Collected data:
+--

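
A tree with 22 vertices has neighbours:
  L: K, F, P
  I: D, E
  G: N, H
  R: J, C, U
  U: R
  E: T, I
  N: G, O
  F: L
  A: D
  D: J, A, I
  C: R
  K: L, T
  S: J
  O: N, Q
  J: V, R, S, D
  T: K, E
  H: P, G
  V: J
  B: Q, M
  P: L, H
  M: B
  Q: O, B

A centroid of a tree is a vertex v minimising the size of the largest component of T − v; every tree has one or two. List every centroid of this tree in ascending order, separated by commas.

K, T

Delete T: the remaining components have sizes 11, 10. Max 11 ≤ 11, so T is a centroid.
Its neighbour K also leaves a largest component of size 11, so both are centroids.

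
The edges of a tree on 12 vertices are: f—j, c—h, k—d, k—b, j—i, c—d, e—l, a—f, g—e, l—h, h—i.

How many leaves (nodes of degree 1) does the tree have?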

+--

== The problem ==
Work out how many lines in the data above contain the word "vertices" and respond with that number only.

== Answer space ==
2